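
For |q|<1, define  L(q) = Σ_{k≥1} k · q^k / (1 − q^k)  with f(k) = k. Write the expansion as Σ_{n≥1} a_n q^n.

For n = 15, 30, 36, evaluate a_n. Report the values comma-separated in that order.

24, 72, 91

[q^15] f(15)=15,f(5)=5,f(3)=3,f(1)=1 ⇒ 24
n=30: 30·1 15·2 10·3 6·5 5·6 3·10 2·15 1·30  f→[30+15+10+6+5+3+2+1]=72
[q^36] f(36)=36,f(18)=18,f(12)=12,f(9)=9,f(6)=6,f(4)=4,f(3)=3,f(2)=2,f(1)=1 ⇒ 91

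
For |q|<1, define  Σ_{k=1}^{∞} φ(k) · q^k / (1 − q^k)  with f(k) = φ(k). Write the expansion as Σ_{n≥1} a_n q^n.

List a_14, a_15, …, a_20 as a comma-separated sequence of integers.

d|14:{1,2,7,14}  Σφ=1+1+6+6=14
n=15: 1·15 3·5 5·3 15·1  φ→[1+2+4+8]=15
n=16: 16·1 8·2 4·4 2·8 1·16  φ→[8+4+2+1+1]=16
[q^17] φ(17)=16,φ(1)=1 ⇒ 17
d|18:{1,2,3,6,9,18}  Σφ=1+1+2+2+6+6=18
n=19: 1·19 19·1  φ→[1+18]=19
q^20  k|20↦φ(k): 1:1 2:1 4:2 5:4 10:4 20:8  a_20=20

14, 15, 16, 17, 18, 19, 20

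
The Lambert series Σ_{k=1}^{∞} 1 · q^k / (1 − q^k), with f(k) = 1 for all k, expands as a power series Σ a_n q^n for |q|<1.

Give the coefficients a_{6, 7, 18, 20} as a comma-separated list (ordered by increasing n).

d|6:{1,2,3,6}  Σf=1+1+1+1=4
n=7: 1·7 7·1  f→[1+1]=2
n=18: 18·1 9·2 6·3 3·6 2·9 1·18  f→[1+1+1+1+1+1]=6
d|20:{20,10,5,4,2,1}  Σf=1+1+1+1+1+1=6

4, 2, 6, 6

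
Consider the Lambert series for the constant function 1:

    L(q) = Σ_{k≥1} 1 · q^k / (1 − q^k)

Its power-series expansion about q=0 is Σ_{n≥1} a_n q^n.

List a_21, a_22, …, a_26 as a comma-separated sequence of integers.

4, 4, 2, 8, 3, 4

[q^21] f(1)=1,f(3)=1,f(7)=1,f(21)=1 ⇒ 4
q^22  k|22↦f(k): 1:1 2:1 11:1 22:1  a_22=4
q^23  k|23↦f(k): 1:1 23:1  a_23=2
d|24:{1,2,3,4,6,8,12,24}  Σf=1+1+1+1+1+1+1+1=8
[q^25] f(1)=1,f(5)=1,f(25)=1 ⇒ 3
q^26  k|26↦f(k): 26:1 13:1 2:1 1:1  a_26=4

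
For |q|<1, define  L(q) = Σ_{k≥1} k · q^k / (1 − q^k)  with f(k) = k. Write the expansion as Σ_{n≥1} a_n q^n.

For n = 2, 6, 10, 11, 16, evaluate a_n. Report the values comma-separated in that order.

[q^2] f(1)=1,f(2)=2 ⇒ 3
d|6:{6,3,2,1}  Σf=6+3+2+1=12
n=10: 1·10 2·5 5·2 10·1  f→[1+2+5+10]=18
[q^11] f(11)=11,f(1)=1 ⇒ 12
q^16  k|16↦f(k): 16:16 8:8 4:4 2:2 1:1  a_16=31

3, 12, 18, 12, 31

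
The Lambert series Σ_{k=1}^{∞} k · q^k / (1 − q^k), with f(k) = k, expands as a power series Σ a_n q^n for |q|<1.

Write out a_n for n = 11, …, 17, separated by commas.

12, 28, 14, 24, 24, 31, 18

q^11  k|11↦f(k): 1:1 11:11  a_11=12
q^12  k|12↦f(k): 1:1 2:2 3:3 4:4 6:6 12:12  a_12=28
d|13:{13,1}  Σf=13+1=14
[q^14] f(14)=14,f(7)=7,f(2)=2,f(1)=1 ⇒ 24
d|15:{1,3,5,15}  Σf=1+3+5+15=24
[q^16] f(16)=16,f(8)=8,f(4)=4,f(2)=2,f(1)=1 ⇒ 31
[q^17] f(17)=17,f(1)=1 ⇒ 18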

- [Work instructions] All lines holding the word "power" must be found in the listing and copied.

- [Result below]
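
The Lambert series Σ_{k=1}^{∞} 1 · q^k / (1 − q^k), with f(k) = 1 for all k, expands as a power series Σ a_n q^n for |q|<1.
Its power-series expansion about q=0 is Σ_{n≥1} a_n q^n.
The Lambert series Σ_{k=1}^{∞} k · q^k / (1 − q^k), with f(k) = k, expands as a power series Σ a_n q^n for |q|<1.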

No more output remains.